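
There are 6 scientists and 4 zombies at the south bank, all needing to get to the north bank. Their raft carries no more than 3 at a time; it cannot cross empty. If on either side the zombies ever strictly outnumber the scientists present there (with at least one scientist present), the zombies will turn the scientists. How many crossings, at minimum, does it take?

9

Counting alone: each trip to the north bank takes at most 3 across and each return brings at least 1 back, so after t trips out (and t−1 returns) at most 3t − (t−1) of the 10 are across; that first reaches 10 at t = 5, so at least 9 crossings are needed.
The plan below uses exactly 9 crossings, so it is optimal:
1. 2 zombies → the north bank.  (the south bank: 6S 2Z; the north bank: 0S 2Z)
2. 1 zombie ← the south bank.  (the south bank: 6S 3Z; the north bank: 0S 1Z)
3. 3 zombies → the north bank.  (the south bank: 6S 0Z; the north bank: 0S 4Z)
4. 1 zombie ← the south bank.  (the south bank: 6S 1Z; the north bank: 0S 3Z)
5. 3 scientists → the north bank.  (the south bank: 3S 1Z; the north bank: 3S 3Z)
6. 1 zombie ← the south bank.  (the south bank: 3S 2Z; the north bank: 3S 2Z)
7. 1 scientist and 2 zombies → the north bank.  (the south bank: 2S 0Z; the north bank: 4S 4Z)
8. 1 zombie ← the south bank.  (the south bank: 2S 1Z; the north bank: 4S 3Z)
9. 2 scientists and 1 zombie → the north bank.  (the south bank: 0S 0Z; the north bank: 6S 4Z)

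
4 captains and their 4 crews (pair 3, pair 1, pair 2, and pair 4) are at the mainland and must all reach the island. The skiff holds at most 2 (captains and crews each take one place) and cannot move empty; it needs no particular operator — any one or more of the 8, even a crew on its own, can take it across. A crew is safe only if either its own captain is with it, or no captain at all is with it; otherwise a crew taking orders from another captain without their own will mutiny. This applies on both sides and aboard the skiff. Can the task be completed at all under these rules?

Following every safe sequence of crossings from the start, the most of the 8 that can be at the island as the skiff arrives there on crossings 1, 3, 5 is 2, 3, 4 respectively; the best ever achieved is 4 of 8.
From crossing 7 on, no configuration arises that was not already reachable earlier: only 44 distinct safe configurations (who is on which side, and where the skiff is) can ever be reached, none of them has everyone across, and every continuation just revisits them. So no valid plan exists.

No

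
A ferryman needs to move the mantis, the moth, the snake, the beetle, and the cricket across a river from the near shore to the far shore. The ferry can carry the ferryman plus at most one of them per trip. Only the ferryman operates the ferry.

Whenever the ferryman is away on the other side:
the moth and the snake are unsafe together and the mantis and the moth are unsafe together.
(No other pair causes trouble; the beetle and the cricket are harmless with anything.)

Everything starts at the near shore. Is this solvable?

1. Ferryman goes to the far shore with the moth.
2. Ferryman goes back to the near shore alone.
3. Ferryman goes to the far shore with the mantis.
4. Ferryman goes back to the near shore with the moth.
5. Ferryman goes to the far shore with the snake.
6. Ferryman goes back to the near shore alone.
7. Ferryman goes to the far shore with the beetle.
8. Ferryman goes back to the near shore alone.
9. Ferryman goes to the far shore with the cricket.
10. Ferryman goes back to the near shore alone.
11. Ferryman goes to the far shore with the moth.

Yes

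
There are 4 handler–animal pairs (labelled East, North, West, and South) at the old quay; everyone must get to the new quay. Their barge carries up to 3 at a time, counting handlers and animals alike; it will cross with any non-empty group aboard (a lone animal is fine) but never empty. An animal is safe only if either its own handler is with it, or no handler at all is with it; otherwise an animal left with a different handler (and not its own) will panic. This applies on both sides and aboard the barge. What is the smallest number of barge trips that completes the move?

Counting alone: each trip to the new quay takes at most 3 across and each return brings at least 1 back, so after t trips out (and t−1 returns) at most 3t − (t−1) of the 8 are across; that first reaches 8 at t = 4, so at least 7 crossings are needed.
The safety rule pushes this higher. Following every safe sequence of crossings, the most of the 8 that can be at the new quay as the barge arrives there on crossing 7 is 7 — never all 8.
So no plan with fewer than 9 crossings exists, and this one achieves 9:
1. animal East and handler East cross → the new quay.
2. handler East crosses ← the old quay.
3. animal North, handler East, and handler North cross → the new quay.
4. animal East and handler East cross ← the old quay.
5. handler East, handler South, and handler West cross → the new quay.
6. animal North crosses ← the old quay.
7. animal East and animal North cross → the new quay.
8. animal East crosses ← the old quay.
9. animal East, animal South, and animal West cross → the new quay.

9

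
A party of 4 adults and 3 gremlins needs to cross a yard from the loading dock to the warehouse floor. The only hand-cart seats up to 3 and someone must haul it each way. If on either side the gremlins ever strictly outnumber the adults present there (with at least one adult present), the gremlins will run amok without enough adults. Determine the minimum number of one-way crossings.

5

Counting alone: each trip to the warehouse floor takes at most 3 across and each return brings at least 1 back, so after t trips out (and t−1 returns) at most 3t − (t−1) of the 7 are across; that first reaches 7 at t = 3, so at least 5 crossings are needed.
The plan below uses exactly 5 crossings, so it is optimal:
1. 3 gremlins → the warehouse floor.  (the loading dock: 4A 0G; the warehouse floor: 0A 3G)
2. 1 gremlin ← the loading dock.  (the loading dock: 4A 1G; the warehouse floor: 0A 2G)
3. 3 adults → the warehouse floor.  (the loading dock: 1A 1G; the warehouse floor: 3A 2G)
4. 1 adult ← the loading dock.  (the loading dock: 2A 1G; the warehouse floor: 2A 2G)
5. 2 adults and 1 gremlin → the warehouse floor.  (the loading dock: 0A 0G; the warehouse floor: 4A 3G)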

......

▶ [Task requirements] Please give an exact copy of the lines above, beginning with the line containing "A ferryman needs" and running through the line containing "(No other pair", and of no other lines.

▶ [Problem solution]
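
A ferryman needs to move the mantis, the moth, the snake, the beetle, and the cricket across a river from the near shore to the far shore. The ferry can carry the ferryman plus at most one of them per trip. Only the ferryman operates the ferry.

Whenever the ferryman is away on the other side:
the moth and the snake are unsafe together and the mantis and the moth are unsafe together.
(No other pair causes trouble; the beetle and the cricket are harmless with anything.)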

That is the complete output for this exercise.